■ **Records from a collection**:
____
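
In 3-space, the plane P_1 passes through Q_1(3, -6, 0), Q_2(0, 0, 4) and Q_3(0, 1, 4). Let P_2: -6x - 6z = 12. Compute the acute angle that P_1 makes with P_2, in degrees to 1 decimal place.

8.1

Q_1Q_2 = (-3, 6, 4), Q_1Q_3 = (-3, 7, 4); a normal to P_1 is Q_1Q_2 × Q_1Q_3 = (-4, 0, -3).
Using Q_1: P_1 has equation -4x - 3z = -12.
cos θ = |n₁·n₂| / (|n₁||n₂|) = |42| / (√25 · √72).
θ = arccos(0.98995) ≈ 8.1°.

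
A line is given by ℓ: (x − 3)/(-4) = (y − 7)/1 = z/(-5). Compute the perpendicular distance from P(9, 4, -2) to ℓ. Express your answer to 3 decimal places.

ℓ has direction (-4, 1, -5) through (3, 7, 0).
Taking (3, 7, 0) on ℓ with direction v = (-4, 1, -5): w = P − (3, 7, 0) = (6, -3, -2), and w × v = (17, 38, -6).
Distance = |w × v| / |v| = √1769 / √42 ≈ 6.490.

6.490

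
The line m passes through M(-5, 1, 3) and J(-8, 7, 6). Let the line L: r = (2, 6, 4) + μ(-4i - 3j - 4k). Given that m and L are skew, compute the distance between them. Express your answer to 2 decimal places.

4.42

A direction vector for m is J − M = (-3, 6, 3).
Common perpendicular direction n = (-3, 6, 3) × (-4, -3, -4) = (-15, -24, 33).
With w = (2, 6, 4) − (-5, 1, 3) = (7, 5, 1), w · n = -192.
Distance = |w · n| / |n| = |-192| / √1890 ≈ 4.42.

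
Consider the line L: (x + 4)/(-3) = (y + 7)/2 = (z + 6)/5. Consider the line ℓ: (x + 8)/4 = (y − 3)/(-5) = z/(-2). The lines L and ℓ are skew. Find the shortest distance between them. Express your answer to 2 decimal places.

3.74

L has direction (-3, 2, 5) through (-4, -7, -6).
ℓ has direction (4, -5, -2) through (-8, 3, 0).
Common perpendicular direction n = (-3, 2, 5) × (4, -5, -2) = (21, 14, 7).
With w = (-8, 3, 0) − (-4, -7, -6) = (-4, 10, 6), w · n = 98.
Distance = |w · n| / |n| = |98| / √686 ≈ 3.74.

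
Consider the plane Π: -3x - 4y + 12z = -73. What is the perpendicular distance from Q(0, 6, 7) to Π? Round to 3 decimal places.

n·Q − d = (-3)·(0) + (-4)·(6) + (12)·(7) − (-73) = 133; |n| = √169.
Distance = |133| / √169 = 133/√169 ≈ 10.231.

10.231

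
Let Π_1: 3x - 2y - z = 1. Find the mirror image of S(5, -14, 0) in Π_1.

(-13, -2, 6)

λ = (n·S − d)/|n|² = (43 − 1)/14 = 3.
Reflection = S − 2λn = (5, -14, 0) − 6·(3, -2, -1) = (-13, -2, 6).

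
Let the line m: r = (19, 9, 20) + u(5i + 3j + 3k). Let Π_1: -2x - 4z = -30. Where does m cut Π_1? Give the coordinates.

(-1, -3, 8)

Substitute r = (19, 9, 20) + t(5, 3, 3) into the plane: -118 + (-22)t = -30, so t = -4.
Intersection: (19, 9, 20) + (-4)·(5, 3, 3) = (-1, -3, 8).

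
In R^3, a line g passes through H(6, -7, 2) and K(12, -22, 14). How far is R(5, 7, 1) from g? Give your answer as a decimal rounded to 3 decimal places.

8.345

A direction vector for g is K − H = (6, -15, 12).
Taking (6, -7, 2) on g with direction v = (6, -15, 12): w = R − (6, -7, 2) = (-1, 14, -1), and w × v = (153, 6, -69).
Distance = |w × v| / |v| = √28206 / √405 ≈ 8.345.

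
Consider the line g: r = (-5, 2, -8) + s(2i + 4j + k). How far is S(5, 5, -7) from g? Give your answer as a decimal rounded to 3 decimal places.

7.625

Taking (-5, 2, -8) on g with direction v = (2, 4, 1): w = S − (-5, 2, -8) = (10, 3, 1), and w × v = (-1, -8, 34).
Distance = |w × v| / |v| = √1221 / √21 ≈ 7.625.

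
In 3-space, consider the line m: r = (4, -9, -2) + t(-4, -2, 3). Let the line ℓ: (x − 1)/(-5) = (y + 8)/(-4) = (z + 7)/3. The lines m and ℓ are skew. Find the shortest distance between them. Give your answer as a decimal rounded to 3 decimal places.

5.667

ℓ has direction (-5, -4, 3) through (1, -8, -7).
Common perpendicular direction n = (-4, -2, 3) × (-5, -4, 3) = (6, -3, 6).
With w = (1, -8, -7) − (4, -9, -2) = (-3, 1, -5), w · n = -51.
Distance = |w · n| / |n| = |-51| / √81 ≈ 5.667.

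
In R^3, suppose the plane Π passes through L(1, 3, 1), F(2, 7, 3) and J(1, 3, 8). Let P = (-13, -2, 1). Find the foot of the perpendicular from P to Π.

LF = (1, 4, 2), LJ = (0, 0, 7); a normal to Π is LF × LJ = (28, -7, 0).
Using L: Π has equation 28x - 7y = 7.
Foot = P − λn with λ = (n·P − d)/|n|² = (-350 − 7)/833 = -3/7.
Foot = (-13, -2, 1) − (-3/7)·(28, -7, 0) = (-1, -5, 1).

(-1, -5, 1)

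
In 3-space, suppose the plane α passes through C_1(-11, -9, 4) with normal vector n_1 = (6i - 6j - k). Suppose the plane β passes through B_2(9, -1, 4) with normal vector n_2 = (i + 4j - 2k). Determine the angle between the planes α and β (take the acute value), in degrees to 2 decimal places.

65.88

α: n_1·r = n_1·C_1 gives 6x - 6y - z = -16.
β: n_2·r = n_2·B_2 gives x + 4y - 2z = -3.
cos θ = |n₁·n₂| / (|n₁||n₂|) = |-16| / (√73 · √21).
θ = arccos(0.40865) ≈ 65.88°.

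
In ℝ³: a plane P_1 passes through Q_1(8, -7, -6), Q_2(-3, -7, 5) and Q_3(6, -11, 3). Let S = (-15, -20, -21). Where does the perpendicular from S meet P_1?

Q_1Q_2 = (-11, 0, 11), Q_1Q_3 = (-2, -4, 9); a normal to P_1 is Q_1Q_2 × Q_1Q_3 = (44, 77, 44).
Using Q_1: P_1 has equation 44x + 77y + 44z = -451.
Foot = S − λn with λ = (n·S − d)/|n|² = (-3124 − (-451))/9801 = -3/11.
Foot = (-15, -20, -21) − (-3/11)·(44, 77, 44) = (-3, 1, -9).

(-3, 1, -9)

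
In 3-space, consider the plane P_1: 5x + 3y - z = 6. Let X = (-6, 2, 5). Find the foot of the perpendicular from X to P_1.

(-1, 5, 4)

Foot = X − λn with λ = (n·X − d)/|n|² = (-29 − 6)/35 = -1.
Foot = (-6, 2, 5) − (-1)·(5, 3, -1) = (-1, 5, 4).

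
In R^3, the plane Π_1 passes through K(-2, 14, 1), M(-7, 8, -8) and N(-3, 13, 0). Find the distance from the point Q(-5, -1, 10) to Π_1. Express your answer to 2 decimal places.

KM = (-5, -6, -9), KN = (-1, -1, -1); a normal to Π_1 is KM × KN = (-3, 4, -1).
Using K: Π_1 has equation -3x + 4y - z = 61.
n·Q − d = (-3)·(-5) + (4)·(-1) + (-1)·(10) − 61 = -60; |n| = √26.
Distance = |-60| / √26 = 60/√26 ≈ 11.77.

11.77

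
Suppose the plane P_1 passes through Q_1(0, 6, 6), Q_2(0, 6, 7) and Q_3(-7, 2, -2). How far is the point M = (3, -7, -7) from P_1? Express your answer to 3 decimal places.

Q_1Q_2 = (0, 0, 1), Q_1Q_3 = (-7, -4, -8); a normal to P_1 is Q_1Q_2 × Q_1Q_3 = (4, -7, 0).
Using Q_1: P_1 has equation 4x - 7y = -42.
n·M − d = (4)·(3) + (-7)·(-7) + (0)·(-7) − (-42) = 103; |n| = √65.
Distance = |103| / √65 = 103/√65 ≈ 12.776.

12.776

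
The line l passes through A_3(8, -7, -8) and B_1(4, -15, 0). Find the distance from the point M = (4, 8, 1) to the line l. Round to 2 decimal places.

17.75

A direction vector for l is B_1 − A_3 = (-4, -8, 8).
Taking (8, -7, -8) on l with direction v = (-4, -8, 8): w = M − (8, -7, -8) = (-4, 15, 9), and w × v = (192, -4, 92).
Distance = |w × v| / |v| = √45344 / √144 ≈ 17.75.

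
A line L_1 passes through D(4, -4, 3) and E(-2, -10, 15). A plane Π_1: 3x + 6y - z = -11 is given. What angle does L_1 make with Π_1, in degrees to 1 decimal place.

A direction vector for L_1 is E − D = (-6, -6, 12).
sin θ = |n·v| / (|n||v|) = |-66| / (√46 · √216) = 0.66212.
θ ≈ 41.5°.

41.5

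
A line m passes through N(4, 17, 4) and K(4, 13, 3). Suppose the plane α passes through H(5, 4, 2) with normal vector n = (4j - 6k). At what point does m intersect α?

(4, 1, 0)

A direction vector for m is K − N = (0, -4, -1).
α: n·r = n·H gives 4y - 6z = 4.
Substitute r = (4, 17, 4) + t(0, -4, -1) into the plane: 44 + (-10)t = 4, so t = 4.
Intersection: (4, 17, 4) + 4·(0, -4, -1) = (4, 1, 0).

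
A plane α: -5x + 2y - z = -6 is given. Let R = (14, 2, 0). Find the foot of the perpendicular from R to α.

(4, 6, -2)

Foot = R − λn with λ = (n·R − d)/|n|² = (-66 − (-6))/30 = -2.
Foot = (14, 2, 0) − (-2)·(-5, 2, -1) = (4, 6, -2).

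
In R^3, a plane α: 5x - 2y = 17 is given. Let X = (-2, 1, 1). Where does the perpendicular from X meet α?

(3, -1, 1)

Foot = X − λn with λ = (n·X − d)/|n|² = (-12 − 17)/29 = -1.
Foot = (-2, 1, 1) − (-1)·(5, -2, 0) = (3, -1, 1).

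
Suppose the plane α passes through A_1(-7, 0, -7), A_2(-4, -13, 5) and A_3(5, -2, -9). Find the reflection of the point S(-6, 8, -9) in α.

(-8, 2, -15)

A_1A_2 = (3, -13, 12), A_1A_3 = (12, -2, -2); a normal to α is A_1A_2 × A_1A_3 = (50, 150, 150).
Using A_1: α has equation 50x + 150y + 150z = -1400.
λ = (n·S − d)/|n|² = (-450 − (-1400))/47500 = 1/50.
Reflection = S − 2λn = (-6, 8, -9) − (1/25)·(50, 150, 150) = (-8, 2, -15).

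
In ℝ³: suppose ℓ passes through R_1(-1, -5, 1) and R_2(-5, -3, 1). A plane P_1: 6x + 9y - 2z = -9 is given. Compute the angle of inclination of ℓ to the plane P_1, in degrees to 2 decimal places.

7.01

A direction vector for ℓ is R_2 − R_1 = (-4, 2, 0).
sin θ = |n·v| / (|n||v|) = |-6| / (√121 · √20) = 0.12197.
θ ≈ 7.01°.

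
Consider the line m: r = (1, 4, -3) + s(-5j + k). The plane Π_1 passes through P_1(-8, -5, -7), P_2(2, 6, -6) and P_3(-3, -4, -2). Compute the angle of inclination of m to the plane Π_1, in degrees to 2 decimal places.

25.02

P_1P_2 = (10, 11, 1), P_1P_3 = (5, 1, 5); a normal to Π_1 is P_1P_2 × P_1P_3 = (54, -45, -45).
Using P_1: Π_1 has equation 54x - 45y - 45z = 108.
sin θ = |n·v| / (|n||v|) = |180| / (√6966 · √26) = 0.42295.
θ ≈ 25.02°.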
____
■ **Exercise prompt**: From the line containing "In ℝ³: suppose" to the last line of the records above, please write out every line exactly and add nothing.

■ **Exercise solution**:
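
In ℝ³: suppose ℓ passes through R_1(-1, -5, 1) and R_2(-5, -3, 1). A plane P_1: 6x + 9y - 2z = -9 is given. Compute the angle of inclination of ℓ to the plane P_1, in degrees to 2 decimal places.

7.01

A direction vector for ℓ is R_2 − R_1 = (-4, 2, 0).
sin θ = |n·v| / (|n||v|) = |-6| / (√121 · √20) = 0.12197.
θ ≈ 7.01°.

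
Consider the line m: r = (1, 4, -3) + s(-5j + k). The plane Π_1 passes through P_1(-8, -5, -7), P_2(2, 6, -6) and P_3(-3, -4, -2). Compute the angle of inclination of m to the plane Π_1, in degrees to 2 decimal places.

25.02

P_1P_2 = (10, 11, 1), P_1P_3 = (5, 1, 5); a normal to Π_1 is P_1P_2 × P_1P_3 = (54, -45, -45).
Using P_1: Π_1 has equation 54x - 45y - 45z = 108.
sin θ = |n·v| / (|n||v|) = |180| / (√6966 · √26) = 0.42295.
θ ≈ 25.02°.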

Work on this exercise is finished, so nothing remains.